- **What is required**
From the data below, retype exactly the lines starting with the one that contains "What is 1326*Y" and ending with the one that contains "Answer: $2748$", both included.

[Dataset entries]

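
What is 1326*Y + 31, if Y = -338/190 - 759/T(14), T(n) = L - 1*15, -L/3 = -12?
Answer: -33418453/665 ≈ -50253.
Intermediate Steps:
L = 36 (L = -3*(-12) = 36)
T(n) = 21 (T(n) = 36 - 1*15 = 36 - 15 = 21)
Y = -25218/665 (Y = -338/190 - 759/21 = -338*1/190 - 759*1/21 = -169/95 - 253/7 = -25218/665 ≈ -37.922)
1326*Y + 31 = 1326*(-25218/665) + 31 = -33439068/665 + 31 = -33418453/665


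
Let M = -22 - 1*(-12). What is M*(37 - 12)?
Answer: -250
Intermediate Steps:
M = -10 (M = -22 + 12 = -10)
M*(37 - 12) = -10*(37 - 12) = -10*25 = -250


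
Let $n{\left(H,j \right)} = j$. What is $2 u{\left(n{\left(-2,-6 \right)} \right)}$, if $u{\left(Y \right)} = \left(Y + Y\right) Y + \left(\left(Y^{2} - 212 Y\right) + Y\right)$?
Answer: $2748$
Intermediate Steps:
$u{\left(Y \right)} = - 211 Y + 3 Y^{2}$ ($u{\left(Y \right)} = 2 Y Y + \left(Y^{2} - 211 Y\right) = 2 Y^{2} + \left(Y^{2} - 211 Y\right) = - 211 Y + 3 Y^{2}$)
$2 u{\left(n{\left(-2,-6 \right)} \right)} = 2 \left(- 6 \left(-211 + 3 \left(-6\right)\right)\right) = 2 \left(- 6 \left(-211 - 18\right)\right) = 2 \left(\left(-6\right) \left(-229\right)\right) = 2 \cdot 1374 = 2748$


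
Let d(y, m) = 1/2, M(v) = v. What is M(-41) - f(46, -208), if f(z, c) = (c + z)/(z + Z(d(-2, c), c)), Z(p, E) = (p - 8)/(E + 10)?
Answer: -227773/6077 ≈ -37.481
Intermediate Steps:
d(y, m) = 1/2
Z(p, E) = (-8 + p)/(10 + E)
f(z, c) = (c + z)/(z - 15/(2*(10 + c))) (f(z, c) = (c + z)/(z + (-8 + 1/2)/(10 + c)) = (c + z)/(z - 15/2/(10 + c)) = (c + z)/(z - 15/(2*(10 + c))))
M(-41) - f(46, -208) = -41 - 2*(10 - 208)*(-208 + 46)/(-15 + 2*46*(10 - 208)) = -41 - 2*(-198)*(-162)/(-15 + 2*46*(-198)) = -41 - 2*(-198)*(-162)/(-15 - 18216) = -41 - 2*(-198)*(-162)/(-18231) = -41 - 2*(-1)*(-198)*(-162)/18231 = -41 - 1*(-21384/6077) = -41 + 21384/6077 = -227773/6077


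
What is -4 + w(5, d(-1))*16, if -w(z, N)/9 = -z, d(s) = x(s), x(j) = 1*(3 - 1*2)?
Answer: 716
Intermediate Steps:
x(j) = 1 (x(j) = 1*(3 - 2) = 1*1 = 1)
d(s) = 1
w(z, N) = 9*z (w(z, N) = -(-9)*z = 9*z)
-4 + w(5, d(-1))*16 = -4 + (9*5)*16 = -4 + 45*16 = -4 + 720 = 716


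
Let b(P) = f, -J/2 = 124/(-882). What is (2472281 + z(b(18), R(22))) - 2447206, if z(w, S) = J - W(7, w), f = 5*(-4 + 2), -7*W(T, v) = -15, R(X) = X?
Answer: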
...
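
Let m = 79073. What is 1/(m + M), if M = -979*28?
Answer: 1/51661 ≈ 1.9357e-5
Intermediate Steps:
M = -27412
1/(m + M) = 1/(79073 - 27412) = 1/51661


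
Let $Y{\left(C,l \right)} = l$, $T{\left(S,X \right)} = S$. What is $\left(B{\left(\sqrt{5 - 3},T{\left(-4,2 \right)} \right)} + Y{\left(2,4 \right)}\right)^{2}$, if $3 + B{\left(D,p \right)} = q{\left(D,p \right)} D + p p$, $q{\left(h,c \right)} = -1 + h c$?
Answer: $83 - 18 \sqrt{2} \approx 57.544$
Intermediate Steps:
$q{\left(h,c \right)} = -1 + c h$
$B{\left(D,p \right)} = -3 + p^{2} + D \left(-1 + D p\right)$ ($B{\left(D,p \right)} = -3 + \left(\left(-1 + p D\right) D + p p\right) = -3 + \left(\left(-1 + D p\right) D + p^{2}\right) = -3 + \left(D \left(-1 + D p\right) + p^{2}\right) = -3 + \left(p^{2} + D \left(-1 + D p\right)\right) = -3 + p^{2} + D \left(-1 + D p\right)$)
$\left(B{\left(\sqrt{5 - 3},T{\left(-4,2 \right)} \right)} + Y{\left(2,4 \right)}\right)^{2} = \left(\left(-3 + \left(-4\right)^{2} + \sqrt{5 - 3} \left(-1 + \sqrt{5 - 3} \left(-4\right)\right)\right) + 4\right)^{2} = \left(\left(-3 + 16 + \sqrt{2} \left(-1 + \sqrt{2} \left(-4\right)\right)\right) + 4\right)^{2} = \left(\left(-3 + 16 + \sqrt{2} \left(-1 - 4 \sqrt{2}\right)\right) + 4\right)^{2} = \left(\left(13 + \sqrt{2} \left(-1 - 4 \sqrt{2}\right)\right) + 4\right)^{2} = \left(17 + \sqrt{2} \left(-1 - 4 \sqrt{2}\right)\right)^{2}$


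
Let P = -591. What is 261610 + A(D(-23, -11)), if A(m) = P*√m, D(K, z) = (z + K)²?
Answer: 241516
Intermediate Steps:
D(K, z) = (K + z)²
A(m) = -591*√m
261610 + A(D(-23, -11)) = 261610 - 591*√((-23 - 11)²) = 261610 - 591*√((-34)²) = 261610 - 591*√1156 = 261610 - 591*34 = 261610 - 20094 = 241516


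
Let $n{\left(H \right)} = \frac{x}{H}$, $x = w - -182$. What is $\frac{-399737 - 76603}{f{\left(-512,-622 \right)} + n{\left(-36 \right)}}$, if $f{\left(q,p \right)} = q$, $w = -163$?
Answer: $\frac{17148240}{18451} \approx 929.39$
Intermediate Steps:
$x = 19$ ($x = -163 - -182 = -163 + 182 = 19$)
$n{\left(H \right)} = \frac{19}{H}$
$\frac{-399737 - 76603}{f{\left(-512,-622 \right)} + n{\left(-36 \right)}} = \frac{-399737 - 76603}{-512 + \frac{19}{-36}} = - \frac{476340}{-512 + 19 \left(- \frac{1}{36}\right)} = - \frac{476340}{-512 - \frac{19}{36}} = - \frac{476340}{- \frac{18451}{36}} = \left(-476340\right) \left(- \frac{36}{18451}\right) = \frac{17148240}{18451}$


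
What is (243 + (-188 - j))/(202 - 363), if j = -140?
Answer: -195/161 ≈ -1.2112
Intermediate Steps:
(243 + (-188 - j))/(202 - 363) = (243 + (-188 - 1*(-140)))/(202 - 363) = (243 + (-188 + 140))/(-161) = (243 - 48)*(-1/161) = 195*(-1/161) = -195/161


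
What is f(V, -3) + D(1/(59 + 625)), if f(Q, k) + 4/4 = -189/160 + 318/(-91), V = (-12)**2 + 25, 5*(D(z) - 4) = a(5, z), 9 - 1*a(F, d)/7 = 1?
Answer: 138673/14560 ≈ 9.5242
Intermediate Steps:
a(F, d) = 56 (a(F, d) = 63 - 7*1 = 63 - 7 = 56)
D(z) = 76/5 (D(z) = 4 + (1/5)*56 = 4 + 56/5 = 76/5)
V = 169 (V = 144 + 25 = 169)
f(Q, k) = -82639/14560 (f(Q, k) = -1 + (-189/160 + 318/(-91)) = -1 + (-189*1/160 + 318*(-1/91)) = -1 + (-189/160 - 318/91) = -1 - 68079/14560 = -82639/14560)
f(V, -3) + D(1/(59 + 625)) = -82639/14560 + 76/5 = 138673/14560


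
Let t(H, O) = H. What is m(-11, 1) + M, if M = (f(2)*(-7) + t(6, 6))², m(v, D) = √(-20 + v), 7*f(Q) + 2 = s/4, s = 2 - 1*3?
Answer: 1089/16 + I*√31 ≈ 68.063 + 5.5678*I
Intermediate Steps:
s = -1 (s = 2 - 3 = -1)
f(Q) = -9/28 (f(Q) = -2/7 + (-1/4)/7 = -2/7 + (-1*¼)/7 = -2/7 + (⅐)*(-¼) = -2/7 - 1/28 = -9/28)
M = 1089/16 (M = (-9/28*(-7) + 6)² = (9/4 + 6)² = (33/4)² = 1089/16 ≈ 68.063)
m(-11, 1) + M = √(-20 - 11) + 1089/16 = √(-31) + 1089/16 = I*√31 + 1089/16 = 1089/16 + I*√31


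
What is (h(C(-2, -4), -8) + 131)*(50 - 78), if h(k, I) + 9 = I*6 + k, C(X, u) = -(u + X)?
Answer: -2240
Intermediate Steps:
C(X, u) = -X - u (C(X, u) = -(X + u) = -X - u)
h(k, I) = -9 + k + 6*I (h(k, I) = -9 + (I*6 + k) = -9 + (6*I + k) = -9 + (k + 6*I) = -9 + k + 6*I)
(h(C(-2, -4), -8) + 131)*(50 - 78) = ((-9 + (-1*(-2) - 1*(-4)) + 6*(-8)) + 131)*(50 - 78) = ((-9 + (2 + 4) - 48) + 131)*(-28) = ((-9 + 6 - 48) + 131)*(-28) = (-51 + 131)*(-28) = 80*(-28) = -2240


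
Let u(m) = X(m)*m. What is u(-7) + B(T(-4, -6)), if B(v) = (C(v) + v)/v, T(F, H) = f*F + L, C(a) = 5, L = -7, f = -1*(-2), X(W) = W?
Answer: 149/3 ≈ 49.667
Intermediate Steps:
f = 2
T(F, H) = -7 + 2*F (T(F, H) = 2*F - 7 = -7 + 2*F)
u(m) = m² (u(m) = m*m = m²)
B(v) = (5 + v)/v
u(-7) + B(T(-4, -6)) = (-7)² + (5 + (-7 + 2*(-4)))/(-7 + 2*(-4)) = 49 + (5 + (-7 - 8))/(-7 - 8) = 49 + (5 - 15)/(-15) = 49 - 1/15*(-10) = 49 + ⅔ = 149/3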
* * *
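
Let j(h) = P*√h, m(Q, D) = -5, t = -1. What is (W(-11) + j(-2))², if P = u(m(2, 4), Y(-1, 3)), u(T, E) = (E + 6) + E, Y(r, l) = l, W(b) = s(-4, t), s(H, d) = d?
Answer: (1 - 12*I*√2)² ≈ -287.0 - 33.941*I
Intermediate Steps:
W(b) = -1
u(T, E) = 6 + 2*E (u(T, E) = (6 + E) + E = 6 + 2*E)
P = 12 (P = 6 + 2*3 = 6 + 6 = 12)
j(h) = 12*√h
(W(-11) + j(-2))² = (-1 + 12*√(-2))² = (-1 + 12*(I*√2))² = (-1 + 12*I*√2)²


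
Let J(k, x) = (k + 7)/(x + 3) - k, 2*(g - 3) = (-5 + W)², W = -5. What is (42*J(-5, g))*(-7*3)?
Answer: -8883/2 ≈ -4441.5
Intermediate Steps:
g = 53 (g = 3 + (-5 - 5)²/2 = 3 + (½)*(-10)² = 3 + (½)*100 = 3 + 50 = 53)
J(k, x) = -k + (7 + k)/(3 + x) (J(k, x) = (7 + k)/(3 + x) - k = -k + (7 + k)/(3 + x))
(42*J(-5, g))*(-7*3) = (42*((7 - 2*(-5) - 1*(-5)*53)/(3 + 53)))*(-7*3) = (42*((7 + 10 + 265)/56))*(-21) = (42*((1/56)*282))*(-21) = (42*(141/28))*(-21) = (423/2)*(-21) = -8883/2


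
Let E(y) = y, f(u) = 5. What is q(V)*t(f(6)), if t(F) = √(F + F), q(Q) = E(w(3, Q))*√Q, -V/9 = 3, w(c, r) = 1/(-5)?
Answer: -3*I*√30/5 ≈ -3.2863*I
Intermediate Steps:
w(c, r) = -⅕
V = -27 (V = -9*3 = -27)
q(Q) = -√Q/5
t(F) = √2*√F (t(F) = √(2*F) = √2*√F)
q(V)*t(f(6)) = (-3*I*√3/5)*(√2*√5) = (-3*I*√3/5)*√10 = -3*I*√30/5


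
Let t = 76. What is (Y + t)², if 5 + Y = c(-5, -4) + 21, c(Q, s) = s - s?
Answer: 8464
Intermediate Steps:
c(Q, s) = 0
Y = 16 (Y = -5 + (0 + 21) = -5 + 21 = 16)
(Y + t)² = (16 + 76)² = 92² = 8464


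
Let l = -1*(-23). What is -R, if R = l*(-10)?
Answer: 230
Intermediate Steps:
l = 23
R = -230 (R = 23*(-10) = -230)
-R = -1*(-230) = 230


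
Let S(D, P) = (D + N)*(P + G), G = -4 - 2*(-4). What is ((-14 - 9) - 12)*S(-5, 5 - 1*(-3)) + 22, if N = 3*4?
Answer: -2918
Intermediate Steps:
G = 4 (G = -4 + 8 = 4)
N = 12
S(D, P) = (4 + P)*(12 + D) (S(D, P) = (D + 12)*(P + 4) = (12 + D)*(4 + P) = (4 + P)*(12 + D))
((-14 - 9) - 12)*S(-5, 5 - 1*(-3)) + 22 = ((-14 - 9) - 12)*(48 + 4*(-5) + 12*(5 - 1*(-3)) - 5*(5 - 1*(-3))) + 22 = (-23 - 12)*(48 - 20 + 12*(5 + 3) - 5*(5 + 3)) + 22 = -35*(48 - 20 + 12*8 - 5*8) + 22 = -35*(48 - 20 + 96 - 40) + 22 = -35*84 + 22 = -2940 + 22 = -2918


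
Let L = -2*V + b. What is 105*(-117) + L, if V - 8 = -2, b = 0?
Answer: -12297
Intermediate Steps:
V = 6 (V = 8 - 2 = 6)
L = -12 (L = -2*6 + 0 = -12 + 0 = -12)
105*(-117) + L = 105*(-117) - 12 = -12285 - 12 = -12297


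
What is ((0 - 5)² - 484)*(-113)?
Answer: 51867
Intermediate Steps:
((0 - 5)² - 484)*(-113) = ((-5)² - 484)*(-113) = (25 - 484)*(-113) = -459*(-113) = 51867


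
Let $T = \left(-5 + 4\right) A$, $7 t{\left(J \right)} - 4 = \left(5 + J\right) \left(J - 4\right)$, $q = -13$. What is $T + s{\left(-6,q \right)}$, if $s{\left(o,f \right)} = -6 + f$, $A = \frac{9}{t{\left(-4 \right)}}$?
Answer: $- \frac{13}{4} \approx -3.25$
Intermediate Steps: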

- **Exercise output**
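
What is 1326*Y + 31, if Y = -338/190 - 759/T(14), T(n) = L - 1*15, -L/3 = -12?
Answer: -33418453/665 ≈ -50253.
Intermediate Steps:
L = 36 (L = -3*(-12) = 36)
T(n) = 21 (T(n) = 36 - 1*15 = 36 - 15 = 21)
Y = -25218/665 (Y = -338/190 - 759/21 = -338*1/190 - 759*1/21 = -169/95 - 253/7 = -25218/665 ≈ -37.922)
1326*Y + 31 = 1326*(-25218/665) + 31 = -33439068/665 + 31 = -33418453/665


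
Let M = -22 - 1*(-12). What is M*(37 - 12)?
Answer: -250
Intermediate Steps:
M = -10 (M = -22 + 12 = -10)
M*(37 - 12) = -10*(37 - 12) = -10*25 = -250


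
Let $n{\left(H,j \right)} = j$. What is $2 u{\left(n{\left(-2,-6 \right)} \right)}$, if $u{\left(Y \right)} = \left(Y + Y\right) Y + \left(\left(Y^{2} - 212 Y\right) + Y\right)$?
Answer: $2748$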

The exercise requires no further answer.